**What the exercise asks**
Render every entry exactly as it appears.

**Records for the exercise**
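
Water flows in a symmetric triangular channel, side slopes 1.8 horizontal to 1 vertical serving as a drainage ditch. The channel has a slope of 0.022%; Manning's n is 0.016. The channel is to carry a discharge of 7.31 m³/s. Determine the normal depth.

y_n = 2.14 m

Manning's equation rearranged: A R^(2/3) = nQ / (1·√S) = 0.016 × 7.31 / (√0.00022) = 7.885.
Try y = 2.49 m: A R^(2/3) = 11.81 — over.
Try y = 1.64 m: A R^(2/3) = 3.878 — short.
Try y = 2.14 m: A R^(2/3) = 7.884 — matches.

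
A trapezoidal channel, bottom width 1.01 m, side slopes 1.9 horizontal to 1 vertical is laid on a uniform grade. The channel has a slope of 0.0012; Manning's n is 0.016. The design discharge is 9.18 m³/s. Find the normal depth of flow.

y_n = 1.41 m

Manning's equation rearranged: A R^(2/3) = nQ / (1·√S) = 0.016 × 9.18 / (√0.0012) = 4.24.
Try y = 1.64 m: A R^(2/3) = 6.026 — too large.
Try y = 1.26 m: A R^(2/3) = 3.278 — too small.
Try y = 1.41 m: A R^(2/3) = 4.241 — matches.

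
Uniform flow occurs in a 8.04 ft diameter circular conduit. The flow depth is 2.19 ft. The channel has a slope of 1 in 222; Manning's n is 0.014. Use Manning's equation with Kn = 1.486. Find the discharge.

For a circular section of diameter D = 8.04 ft at depth y = 2.19 ft, the central angle is θ = 2 arccos(1 − 2y/D) = 2.196 rad. Then A = (D²/8)(θ − sin θ) = 11.2 ft² and P = Dθ/2 = 8.829 ft.
Hydraulic radius R = A/P = 11.2/8.829 = 1.268 ft.
Manning's equation: Q = (1.486/n) A R^(2/3) S^(1/2) = (1.486/0.014) × 11.2 × 1.268^(2/3) × 0.004505^(1/2) = 93.5 ft³/s.

Q = 93.5 ft³/s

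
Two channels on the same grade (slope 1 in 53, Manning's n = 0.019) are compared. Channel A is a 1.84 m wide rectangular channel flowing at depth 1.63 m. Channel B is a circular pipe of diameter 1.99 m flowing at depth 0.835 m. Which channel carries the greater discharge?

channel A

Channel A: Flow area A = b·y = 1.84 × 1.63 = 2.999 m². Wetted perimeter P = b + 2y = 1.84 + 2×1.63 = 5.1 m. Hydraulic radius R = A/P = 2.999/5.1 = 0.5881 m. Q_A = (1/0.019)·2.999·0.5881^(2/3)·√0.01887 = 15.22 m³/s.
Channel B: For a circular section of diameter D = 1.99 m at depth y = 0.835 m, the central angle is θ = 2 arccos(1 − 2y/D) = 2.819 rad. Then A = (D²/8)(θ − sin θ) = 1.238 m² and P = Dθ/2 = 2.804 m. Hydraulic radius R = A/P = 1.238/2.804 = 0.4415 m. Q_B = (1/0.019)·1.238·0.4415^(2/3)·√0.01887 = 5.19 m³/s.
Q_A = 15.22 m³/s vs Q_B = 5.19 m³/s, so channel A carries more.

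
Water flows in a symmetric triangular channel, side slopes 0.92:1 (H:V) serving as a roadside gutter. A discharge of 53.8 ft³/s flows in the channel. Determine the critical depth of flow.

At critical depth, Q² T / (g A³) = 1, i.e. A³/T = Q²/g = 53.8²/32.2 = 89.89.
At y = 3.21 ft: A³/T = 144.2 — high.
At y = 2.58 ft: A³/T = 48.38 — low.
At y = 2.92 ft: A³/T = 89.84 — ≈ 89.89.

y_c = 2.92 ft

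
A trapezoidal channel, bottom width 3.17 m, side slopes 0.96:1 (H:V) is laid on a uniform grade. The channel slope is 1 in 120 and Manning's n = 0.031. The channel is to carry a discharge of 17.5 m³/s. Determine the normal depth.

y_n = 1.41 m

Manning's equation rearranged: A R^(2/3) = nQ / (1·√S) = 0.031 × 17.5 / (√0.008333) = 5.943.
Try y = 1.71 m: A R^(2/3) = 8.446 — over.
Try y = 1.26 m: A R^(2/3) = 4.867 — short.
Try y = 1.41 m: A R^(2/3) = 5.95 — matches.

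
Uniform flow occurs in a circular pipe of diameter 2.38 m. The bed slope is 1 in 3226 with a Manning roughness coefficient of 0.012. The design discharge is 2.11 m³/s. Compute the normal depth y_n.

Manning's equation rearranged: A R^(2/3) = nQ / (1·√S) = 0.012 × 2.11 / (√0.00031) = 1.438.
Trying y = 0.92 m: A R^(2/3) = 0.996 — too small.
Trying y = 1.13 m: A R^(2/3) = 1.44 — matches.

y_n = 1.13 m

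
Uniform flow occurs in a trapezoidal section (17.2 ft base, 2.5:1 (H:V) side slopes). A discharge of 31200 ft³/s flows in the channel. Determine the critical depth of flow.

y_c = 21.8 ft

At critical depth, Q² T / (g A³) = 1, i.e. A³/T = Q²/g = 31200²/32.2 = 30230000.
Try y = 17.3 ft: A³/T = 11030000 — low.
Try y = 27.3 ft: A³/T = 82590000 — high.
Try y = 21.8 ft: A³/T = 30260000 — close enough.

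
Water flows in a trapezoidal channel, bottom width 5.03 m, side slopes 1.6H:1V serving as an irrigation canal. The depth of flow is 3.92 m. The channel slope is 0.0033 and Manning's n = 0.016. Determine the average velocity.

V = 6.14 m/s

With bottom width b = 5.03 m and side slope z = 1.6: A = (b + zy)y = (5.03 + 1.6×3.92)×3.92 = 44.3 m²; P = b + 2y√(1+z²) = 5.03 + 2×3.92×1.887 = 19.82 m.
Hydraulic radius R = A/P = 44.3/19.82 = 2.235 m.
From Manning's equation, V = (1/n) R^(2/3) S^(1/2) = (1/0.016) × 2.235^(2/3) × 0.0033^(1/2) = 6.14 m/s.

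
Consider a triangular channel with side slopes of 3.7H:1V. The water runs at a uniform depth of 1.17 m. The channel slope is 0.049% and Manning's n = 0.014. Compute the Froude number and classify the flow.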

**Reply to the task**
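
Water flows in a symmetric triangular channel, side slopes 1.8 horizontal to 1 vertical serving as a drainage ditch. The channel has a slope of 0.022%; Manning's n is 0.016. The channel is to carry a discharge of 7.31 m³/s. Determine the normal depth.

y_n = 2.14 m

Manning's equation rearranged: A R^(2/3) = nQ / (1·√S) = 0.016 × 7.31 / (√0.00022) = 7.885.
Try y = 2.49 m: A R^(2/3) = 11.81 — over.
Try y = 1.64 m: A R^(2/3) = 3.878 — short.
Try y = 2.14 m: A R^(2/3) = 7.884 — matches.

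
A trapezoidal channel, bottom width 1.01 m, side slopes 1.9 horizontal to 1 vertical is laid on a uniform grade. The channel has a slope of 0.0012; Manning's n is 0.016. The design discharge is 9.18 m³/s. Find the normal depth of flow.

y_n = 1.41 m

Manning's equation rearranged: A R^(2/3) = nQ / (1·√S) = 0.016 × 9.18 / (√0.0012) = 4.24.
Try y = 1.64 m: A R^(2/3) = 6.026 — too large.
Try y = 1.26 m: A R^(2/3) = 3.278 — too small.
Try y = 1.41 m: A R^(2/3) = 4.241 — matches.

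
Uniform flow occurs in a 8.04 ft diameter circular conduit. The flow depth is 2.19 ft. The channel has a slope of 1 in 222; Manning's n is 0.014. Use Manning's equation with Kn = 1.486. Find the discharge.

For a circular section of diameter D = 8.04 ft at depth y = 2.19 ft, the central angle is θ = 2 arccos(1 − 2y/D) = 2.196 rad. Then A = (D²/8)(θ − sin θ) = 11.2 ft² and P = Dθ/2 = 8.829 ft.
Hydraulic radius R = A/P = 11.2/8.829 = 1.268 ft.
Manning's equation: Q = (1.486/n) A R^(2/3) S^(1/2) = (1.486/0.014) × 11.2 × 1.268^(2/3) × 0.004505^(1/2) = 93.5 ft³/s.

Q = 93.5 ft³/s

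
Two channels on the same grade (slope 1 in 53, Manning's n = 0.019) are compared. Channel A is a 1.84 m wide rectangular channel flowing at depth 1.63 m. Channel B is a circular pipe of diameter 1.99 m flowing at depth 0.835 m. Which channel carries the greater discharge?

channel A

Channel A: Flow area A = b·y = 1.84 × 1.63 = 2.999 m². Wetted perimeter P = b + 2y = 1.84 + 2×1.63 = 5.1 m. Hydraulic radius R = A/P = 2.999/5.1 = 0.5881 m. Q_A = (1/0.019)·2.999·0.5881^(2/3)·√0.01887 = 15.22 m³/s.
Channel B: For a circular section of diameter D = 1.99 m at depth y = 0.835 m, the central angle is θ = 2 arccos(1 − 2y/D) = 2.819 rad. Then A = (D²/8)(θ − sin θ) = 1.238 m² and P = Dθ/2 = 2.804 m. Hydraulic radius R = A/P = 1.238/2.804 = 0.4415 m. Q_B = (1/0.019)·1.238·0.4415^(2/3)·√0.01887 = 5.19 m³/s.
Q_A = 15.22 m³/s vs Q_B = 5.19 m³/s, so channel A carries more.

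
Water flows in a symmetric triangular channel, side slopes 0.92:1 (H:V) serving as a roadside gutter. A discharge of 53.8 ft³/s flows in the channel. Determine the critical depth of flow.

At critical depth, Q² T / (g A³) = 1, i.e. A³/T = Q²/g = 53.8²/32.2 = 89.89.
At y = 3.21 ft: A³/T = 144.2 — high.
At y = 2.58 ft: A³/T = 48.38 — low.
At y = 2.92 ft: A³/T = 89.84 — ≈ 89.89.

y_c = 2.92 ft

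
A trapezoidal channel, bottom width 3.17 m, side slopes 0.96:1 (H:V) is laid on a uniform grade. The channel slope is 1 in 120 and Manning's n = 0.031. The channel is to carry a discharge of 17.5 m³/s. Determine the normal depth.

y_n = 1.41 m

Manning's equation rearranged: A R^(2/3) = nQ / (1·√S) = 0.031 × 17.5 / (√0.008333) = 5.943.
Try y = 1.71 m: A R^(2/3) = 8.446 — over.
Try y = 1.26 m: A R^(2/3) = 4.867 — short.
Try y = 1.41 m: A R^(2/3) = 5.95 — matches.

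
Uniform flow occurs in a circular pipe of diameter 2.38 m. The bed slope is 1 in 3226 with a Manning roughness coefficient of 0.012. The design discharge is 2.11 m³/s. Compute the normal depth y_n.

Manning's equation rearranged: A R^(2/3) = nQ / (1·√S) = 0.012 × 2.11 / (√0.00031) = 1.438.
Trying y = 0.92 m: A R^(2/3) = 0.996 — too small.
Trying y = 1.13 m: A R^(2/3) = 1.44 — matches.

y_n = 1.13 m

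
Uniform flow occurs in a trapezoidal section (17.2 ft base, 2.5:1 (H:V) side slopes). A discharge of 31200 ft³/s flows in the channel. Determine the critical depth of flow.

y_c = 21.8 ft

At critical depth, Q² T / (g A³) = 1, i.e. A³/T = Q²/g = 31200²/32.2 = 30230000.
Try y = 17.3 ft: A³/T = 11030000 — low.
Try y = 27.3 ft: A³/T = 82590000 — high.
Try y = 21.8 ft: A³/T = 30260000 — close enough.

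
Water flows in a trapezoidal channel, bottom width 5.03 m, side slopes 1.6H:1V serving as an irrigation canal. The depth of flow is 3.92 m. The channel slope is 0.0033 and Manning's n = 0.016. Determine the average velocity.

V = 6.14 m/s

With bottom width b = 5.03 m and side slope z = 1.6: A = (b + zy)y = (5.03 + 1.6×3.92)×3.92 = 44.3 m²; P = b + 2y√(1+z²) = 5.03 + 2×3.92×1.887 = 19.82 m.
Hydraulic radius R = A/P = 44.3/19.82 = 2.235 m.
From Manning's equation, V = (1/n) R^(2/3) S^(1/2) = (1/0.016) × 2.235^(2/3) × 0.0033^(1/2) = 6.14 m/s.

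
Consider a triangular channel with side slopes of 3.7H:1V. The water runs at a uniform depth of 1.17 m. The channel slope is 0.049% and Manning's n = 0.014. Compute the Froude number and classify the flow.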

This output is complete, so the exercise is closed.